[Dataset entries]
##############################
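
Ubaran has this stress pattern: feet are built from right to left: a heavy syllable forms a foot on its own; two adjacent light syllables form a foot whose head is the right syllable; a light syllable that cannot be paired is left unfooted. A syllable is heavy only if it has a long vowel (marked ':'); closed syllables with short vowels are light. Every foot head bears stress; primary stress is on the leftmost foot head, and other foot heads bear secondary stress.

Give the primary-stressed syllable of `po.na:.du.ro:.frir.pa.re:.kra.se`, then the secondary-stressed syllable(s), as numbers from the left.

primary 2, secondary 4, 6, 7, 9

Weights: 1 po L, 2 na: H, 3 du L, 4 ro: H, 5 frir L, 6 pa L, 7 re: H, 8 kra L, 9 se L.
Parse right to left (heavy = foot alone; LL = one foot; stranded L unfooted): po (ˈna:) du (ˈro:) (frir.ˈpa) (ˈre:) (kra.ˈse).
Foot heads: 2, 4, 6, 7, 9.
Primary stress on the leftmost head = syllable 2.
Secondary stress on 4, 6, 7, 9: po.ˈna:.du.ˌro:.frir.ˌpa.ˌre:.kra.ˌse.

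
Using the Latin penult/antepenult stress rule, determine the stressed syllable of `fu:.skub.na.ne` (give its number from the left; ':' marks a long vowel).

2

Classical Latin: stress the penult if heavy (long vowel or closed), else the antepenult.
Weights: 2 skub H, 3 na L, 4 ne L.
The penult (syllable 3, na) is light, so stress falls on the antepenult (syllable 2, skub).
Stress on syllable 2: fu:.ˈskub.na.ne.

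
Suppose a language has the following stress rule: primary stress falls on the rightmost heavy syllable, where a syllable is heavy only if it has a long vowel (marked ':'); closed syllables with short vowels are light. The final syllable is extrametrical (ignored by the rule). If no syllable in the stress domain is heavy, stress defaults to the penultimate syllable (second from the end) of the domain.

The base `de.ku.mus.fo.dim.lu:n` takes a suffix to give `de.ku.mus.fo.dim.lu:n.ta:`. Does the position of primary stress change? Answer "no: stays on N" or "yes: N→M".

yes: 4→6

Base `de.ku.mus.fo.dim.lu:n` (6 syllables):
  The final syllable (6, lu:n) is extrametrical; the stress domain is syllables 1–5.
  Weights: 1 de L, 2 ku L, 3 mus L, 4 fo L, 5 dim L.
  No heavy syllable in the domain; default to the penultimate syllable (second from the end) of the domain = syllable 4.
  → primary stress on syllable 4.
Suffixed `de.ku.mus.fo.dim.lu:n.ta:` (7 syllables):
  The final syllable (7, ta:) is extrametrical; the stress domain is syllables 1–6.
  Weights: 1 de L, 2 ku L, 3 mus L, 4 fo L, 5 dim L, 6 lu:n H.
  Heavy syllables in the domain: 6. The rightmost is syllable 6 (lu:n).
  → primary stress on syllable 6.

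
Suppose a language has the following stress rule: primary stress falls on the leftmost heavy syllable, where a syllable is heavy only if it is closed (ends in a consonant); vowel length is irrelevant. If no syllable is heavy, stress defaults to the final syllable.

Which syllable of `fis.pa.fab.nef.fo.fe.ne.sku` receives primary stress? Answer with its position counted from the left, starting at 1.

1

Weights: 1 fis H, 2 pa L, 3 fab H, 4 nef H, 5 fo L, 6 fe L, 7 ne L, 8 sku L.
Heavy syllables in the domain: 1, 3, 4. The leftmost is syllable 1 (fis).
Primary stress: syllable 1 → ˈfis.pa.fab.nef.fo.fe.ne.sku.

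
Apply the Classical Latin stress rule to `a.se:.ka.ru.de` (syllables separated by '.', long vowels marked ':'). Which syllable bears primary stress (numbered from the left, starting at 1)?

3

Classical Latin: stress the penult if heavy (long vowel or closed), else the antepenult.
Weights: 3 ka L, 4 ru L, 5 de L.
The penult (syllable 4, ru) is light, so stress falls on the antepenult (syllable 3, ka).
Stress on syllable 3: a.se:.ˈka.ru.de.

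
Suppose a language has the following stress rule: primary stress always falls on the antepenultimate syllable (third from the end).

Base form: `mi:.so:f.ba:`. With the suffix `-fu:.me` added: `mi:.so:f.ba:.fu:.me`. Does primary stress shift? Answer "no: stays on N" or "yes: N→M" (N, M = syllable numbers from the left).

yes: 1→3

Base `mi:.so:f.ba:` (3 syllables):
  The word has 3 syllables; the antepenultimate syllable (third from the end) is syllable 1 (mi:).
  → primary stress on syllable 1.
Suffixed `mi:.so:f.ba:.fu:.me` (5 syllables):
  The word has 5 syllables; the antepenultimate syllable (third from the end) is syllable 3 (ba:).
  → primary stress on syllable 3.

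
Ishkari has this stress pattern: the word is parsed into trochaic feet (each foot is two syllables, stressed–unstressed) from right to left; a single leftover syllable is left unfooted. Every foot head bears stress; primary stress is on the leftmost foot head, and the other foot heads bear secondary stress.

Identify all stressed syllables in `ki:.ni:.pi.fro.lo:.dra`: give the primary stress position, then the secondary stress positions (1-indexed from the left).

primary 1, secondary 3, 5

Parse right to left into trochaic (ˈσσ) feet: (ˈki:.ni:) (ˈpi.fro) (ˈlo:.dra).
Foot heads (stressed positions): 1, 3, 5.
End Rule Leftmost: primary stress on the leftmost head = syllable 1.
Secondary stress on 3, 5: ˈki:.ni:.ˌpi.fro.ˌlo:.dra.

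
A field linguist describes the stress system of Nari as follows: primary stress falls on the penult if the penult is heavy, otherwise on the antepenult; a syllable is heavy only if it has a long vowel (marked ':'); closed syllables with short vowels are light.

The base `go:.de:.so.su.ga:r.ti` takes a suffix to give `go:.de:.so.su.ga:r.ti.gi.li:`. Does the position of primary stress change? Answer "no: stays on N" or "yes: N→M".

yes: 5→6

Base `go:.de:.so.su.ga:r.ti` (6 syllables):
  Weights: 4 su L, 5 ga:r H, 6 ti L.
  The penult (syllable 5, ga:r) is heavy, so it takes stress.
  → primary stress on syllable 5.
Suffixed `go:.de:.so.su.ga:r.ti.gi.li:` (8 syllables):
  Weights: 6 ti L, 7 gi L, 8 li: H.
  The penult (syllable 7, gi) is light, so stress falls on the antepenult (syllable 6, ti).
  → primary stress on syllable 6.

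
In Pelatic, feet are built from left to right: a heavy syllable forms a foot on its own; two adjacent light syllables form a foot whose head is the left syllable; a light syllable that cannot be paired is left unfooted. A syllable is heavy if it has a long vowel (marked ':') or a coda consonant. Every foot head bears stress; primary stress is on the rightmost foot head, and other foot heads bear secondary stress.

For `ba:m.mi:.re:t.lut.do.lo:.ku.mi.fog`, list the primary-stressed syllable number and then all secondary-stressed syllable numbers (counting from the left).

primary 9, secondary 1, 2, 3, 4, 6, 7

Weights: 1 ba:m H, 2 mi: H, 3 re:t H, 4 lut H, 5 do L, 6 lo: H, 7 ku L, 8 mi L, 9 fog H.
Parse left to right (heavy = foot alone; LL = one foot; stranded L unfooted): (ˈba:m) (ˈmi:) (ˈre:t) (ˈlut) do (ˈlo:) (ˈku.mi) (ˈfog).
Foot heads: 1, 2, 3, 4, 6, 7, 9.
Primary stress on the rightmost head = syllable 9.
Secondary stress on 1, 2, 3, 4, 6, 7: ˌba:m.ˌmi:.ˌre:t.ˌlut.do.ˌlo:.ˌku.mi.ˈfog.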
##############################
-- YOUR INSTRUCTIONS --
In the records above, find each line that mentions the string "whose", then copy it.

-- EXERCISE ANSWER --
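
Ubaran has this stress pattern: feet are built from right to left: a heavy syllable forms a foot on its own; two adjacent light syllables form a foot whose head is the right syllable; a light syllable that cannot be paired is left unfooted. A syllable is heavy only if it has a long vowel (marked ':'); closed syllables with short vowels are light. Every foot head bears stress; primary stress is on the leftmost foot head, and other foot heads bear secondary stress.
In Pelatic, feet are built from left to right: a heavy syllable forms a foot on its own; two adjacent light syllables form a foot whose head is the left syllable; a light syllable that cannot be paired is left unfooted. A syllable is heavy if it has a long vowel (marked ':') or a coda consonant. Every foot head bears stress; primary stress is on the rightmost foot head, and other foot heads bear secondary stress.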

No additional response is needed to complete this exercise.